Below is a block of entries; repeat exactly the lines starting at the line that contains "- Element (c): the policyholder's" and ending at the line that contains "- Element (h): the insurer's evidence is weighted at 9.", both included.

** DATA follows **

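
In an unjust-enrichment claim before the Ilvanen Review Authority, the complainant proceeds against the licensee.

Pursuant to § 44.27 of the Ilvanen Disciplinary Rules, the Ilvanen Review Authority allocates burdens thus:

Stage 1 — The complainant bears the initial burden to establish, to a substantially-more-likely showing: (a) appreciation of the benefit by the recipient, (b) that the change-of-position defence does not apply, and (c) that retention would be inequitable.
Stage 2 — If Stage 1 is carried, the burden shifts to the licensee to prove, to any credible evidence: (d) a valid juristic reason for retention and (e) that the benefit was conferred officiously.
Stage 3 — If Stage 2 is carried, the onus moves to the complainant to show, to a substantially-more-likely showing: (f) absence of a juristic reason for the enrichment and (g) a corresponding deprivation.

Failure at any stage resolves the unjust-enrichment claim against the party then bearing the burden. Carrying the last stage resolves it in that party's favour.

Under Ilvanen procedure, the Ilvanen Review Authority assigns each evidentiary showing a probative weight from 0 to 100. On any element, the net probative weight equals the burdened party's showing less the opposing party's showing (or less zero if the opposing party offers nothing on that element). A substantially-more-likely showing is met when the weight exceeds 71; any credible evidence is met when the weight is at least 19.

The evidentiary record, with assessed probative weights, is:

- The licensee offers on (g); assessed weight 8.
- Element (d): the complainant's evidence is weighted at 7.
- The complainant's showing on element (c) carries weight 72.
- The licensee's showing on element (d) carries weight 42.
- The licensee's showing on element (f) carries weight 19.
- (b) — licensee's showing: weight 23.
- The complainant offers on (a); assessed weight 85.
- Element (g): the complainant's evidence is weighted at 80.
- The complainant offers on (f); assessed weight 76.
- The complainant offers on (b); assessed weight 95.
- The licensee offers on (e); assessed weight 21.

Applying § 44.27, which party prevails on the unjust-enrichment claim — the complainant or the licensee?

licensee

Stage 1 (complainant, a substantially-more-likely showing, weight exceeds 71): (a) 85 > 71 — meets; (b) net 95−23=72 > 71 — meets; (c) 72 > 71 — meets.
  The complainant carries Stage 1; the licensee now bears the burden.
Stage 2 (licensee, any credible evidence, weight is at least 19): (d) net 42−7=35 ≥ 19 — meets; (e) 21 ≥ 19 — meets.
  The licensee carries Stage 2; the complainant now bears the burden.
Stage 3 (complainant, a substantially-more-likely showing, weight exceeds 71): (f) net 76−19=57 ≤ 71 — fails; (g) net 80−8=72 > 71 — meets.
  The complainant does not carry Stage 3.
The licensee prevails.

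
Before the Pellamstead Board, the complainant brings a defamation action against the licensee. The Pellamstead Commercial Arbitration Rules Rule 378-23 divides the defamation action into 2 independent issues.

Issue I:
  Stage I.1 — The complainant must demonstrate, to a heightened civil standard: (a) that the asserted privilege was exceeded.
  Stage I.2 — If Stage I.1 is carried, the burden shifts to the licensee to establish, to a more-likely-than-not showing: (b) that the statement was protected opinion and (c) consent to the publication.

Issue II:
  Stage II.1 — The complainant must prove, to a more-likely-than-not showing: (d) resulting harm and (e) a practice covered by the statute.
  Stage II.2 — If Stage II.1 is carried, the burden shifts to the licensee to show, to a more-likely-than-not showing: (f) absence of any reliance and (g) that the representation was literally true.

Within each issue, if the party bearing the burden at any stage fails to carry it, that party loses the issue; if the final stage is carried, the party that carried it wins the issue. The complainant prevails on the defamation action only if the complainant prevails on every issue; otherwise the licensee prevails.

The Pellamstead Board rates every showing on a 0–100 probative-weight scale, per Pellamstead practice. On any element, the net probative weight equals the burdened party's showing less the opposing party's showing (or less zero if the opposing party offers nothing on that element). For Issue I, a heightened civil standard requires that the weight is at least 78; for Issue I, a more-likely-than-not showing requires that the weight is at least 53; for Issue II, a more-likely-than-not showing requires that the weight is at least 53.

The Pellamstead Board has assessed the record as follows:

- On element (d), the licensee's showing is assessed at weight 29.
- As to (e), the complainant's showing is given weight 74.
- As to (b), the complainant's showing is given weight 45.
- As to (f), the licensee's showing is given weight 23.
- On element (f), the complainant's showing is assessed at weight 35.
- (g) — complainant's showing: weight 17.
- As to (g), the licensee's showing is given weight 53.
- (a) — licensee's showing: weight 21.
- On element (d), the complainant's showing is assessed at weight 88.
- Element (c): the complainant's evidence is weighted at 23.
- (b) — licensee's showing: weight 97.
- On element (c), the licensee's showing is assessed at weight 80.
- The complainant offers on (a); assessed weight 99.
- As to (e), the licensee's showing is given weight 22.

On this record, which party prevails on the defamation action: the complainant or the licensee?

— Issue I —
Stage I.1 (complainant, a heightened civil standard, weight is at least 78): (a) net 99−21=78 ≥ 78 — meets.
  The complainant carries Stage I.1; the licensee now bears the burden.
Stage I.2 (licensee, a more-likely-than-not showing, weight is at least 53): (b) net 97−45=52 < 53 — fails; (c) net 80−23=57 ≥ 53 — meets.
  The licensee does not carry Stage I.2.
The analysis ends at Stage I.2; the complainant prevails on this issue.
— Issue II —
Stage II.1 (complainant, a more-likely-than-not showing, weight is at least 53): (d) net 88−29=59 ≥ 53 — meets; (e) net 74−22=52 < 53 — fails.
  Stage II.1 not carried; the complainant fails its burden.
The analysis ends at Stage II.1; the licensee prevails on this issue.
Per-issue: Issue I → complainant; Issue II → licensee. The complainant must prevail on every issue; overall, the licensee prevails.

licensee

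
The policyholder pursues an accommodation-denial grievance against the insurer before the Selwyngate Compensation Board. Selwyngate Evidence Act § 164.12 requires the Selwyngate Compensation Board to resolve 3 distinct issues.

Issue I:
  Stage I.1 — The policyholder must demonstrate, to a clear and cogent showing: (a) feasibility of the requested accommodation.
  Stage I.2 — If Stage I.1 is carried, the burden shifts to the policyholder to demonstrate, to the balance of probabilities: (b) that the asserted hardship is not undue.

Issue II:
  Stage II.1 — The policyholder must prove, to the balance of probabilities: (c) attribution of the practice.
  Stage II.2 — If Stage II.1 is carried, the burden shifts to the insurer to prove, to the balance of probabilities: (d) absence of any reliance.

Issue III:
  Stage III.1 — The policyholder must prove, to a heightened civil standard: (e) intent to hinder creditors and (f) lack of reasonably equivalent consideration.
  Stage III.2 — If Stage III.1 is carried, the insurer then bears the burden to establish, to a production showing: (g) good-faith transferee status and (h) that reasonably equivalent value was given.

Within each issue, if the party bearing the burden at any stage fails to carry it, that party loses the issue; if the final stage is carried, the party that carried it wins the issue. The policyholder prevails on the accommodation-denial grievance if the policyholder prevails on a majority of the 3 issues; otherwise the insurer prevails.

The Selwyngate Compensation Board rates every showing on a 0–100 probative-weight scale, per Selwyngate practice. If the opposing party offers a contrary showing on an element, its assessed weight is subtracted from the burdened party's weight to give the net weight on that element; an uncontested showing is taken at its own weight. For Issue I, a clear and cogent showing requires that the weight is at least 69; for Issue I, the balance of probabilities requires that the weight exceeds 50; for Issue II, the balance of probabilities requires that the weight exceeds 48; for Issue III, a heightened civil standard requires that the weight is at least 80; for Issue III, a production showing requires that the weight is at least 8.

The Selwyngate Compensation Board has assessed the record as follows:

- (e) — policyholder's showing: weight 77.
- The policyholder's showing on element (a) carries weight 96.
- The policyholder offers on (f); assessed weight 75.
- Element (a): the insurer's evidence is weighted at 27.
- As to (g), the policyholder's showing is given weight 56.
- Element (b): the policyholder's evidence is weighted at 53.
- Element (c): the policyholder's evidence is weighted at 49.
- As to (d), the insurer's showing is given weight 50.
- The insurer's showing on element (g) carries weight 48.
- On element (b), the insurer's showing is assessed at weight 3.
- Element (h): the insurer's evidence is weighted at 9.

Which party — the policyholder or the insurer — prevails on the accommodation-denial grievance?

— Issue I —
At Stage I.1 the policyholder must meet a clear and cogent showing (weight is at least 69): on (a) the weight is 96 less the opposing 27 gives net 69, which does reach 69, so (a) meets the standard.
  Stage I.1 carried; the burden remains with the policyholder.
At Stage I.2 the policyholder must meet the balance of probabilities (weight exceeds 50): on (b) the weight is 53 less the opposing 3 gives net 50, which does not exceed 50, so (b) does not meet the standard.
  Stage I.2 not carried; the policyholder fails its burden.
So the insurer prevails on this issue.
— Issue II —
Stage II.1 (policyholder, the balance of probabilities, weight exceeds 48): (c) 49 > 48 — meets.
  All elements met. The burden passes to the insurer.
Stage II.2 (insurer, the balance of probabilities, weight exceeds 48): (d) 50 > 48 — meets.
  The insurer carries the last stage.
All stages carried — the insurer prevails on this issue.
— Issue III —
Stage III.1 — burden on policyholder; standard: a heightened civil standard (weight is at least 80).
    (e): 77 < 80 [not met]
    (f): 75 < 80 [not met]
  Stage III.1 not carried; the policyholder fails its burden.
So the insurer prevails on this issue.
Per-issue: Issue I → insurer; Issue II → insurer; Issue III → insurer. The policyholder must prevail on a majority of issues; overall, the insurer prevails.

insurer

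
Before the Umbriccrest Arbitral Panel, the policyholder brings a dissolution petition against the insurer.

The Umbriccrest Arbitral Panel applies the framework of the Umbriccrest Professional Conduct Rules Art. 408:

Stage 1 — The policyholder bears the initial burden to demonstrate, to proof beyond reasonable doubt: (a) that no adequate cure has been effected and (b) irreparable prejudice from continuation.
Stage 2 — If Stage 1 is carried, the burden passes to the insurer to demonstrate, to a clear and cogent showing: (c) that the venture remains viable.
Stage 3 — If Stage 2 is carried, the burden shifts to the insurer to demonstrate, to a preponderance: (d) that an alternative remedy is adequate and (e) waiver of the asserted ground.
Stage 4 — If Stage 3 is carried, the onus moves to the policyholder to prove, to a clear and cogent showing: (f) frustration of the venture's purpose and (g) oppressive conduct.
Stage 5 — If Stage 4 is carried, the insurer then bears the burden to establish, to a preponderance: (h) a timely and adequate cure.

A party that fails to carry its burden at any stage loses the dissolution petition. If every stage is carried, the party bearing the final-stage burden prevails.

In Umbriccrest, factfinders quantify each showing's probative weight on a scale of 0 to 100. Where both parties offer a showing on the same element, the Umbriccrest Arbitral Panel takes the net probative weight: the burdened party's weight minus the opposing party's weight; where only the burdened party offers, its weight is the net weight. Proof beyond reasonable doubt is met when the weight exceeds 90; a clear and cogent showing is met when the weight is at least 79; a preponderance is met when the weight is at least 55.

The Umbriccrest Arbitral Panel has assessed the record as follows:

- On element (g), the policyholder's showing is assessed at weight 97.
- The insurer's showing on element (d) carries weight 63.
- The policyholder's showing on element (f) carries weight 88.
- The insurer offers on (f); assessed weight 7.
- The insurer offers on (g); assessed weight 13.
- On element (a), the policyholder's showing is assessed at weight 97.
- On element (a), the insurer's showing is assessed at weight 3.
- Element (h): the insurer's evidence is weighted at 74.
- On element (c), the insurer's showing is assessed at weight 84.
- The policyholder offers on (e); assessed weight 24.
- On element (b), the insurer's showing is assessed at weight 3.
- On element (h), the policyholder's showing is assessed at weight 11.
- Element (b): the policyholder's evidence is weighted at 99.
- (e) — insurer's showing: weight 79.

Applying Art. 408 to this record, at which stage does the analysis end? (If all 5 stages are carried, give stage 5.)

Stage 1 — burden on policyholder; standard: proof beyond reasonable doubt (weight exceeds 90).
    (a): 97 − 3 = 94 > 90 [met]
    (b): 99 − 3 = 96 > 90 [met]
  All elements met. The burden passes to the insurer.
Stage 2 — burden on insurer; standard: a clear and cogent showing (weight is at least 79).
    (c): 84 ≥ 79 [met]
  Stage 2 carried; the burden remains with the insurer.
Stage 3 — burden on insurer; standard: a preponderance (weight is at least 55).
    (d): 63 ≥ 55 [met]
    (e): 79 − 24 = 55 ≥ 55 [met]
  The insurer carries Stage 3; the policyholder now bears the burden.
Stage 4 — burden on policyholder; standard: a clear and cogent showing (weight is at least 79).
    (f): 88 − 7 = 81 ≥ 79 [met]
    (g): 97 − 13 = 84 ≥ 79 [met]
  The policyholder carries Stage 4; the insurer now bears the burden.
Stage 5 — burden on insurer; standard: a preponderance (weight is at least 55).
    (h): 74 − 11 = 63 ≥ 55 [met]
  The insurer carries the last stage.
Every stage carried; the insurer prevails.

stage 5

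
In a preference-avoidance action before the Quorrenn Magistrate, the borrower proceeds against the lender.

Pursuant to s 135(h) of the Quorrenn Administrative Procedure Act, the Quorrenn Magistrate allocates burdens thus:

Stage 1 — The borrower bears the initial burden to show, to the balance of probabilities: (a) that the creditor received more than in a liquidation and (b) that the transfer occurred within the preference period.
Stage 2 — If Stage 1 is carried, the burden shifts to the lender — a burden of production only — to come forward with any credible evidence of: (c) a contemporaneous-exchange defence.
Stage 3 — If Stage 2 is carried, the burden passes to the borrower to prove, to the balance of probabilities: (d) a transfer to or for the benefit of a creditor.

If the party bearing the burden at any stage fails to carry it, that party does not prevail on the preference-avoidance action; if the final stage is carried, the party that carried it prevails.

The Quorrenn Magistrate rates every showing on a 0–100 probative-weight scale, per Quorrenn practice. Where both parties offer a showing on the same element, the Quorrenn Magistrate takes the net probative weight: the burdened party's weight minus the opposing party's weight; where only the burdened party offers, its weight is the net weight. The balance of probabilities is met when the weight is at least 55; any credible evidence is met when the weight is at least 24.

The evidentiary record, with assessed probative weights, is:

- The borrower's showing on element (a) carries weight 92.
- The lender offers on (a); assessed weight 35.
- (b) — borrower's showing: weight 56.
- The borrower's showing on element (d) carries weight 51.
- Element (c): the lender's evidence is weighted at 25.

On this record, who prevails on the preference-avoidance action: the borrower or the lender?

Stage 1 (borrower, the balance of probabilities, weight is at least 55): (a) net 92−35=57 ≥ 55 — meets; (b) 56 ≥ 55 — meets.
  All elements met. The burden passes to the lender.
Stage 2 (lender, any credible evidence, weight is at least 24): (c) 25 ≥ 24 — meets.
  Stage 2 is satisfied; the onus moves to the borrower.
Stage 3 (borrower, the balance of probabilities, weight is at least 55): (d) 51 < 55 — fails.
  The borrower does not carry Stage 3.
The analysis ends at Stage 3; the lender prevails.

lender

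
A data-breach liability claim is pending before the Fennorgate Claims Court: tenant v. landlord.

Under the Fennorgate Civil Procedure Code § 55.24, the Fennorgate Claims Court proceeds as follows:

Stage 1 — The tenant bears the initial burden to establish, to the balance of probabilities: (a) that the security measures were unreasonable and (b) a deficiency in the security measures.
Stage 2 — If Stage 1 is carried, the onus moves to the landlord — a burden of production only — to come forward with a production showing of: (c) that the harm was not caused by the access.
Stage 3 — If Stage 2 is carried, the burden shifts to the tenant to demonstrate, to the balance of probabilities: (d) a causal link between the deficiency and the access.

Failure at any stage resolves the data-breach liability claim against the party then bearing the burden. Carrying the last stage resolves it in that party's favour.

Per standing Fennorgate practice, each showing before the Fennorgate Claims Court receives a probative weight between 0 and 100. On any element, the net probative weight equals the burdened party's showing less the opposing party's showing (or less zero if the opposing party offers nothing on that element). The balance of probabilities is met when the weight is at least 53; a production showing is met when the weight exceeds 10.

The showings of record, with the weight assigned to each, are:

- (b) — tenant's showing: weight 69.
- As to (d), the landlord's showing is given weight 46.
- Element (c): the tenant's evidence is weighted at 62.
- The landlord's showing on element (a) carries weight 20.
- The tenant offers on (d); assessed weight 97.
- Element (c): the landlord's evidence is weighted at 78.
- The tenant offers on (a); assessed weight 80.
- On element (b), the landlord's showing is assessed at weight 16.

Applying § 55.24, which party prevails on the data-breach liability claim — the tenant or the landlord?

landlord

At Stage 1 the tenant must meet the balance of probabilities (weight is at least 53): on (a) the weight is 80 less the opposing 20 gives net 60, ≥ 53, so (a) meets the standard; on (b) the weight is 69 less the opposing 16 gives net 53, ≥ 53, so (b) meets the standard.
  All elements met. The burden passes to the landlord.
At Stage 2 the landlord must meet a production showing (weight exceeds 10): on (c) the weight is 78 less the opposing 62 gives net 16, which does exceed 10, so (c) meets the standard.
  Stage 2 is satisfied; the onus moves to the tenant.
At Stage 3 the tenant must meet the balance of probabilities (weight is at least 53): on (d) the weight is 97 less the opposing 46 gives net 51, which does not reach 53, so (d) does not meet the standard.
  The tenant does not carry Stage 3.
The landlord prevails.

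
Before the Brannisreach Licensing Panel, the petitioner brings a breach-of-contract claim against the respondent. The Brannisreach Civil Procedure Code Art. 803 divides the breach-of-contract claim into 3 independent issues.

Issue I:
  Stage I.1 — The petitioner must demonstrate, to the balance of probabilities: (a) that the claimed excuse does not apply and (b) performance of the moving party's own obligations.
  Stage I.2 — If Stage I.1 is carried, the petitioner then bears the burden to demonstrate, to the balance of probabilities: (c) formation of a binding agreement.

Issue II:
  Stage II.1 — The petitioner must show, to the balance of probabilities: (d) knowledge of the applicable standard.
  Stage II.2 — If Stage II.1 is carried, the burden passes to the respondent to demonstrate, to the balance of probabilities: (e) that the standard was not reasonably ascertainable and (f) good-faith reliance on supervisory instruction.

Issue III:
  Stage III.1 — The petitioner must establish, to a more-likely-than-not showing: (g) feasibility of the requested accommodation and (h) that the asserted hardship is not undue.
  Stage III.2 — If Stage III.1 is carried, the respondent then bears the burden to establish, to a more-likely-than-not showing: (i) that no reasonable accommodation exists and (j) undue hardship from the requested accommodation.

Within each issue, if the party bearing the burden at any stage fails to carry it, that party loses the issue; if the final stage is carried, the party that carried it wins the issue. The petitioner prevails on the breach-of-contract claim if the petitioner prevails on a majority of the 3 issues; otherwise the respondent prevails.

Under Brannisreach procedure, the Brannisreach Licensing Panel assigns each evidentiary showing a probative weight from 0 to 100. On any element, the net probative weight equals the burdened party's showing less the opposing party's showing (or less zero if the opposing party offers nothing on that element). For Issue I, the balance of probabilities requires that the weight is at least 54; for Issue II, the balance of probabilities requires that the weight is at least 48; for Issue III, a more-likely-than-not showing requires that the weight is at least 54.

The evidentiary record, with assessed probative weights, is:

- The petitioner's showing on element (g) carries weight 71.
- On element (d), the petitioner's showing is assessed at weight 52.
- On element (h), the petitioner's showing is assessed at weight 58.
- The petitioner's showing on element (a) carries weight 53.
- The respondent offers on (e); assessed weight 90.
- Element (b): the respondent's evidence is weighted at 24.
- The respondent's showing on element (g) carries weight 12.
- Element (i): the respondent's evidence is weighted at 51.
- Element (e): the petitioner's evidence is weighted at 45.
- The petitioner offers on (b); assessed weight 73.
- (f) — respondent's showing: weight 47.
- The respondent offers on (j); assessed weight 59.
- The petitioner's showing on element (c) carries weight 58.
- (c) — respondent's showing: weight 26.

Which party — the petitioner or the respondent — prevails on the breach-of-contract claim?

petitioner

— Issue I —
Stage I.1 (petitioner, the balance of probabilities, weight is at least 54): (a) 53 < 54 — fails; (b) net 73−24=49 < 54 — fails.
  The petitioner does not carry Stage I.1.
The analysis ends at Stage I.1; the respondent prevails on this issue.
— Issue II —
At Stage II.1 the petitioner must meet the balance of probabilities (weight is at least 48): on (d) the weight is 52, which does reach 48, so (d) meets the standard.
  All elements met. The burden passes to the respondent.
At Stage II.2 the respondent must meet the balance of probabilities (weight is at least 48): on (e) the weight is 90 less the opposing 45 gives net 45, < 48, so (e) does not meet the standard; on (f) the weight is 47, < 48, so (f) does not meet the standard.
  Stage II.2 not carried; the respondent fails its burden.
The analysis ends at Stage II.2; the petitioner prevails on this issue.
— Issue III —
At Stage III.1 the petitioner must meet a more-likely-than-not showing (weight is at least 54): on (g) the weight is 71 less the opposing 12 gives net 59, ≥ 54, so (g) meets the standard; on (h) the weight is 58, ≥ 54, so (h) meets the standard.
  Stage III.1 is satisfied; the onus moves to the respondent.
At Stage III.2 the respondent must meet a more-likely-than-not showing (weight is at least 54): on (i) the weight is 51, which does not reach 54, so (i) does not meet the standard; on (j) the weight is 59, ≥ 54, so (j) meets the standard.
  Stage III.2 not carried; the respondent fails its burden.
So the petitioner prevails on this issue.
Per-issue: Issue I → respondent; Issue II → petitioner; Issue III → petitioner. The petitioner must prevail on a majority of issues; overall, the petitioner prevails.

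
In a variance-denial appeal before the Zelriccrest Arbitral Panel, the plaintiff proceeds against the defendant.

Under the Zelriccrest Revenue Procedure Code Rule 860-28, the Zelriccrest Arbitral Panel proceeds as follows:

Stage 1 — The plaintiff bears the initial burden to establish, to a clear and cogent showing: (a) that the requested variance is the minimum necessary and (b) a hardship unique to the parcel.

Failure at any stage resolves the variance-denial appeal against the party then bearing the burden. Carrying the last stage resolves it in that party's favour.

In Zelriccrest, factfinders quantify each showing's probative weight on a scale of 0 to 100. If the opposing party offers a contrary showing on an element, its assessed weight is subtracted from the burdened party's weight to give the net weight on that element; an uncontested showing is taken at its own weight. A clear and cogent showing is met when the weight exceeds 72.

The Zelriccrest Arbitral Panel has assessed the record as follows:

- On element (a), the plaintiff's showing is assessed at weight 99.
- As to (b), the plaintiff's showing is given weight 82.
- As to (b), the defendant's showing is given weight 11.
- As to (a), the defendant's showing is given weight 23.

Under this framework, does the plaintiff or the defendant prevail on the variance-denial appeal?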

** End of DATA **

**SOLUTION**
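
- Element (c): the policyholder's evidence is weighted at 49.
- As to (d), the insurer's showing is given weight 50.
- The insurer's showing on element (g) carries weight 48.
- On element (b), the insurer's showing is assessed at weight 3.
- Element (h): the insurer's evidence is weighted at 9.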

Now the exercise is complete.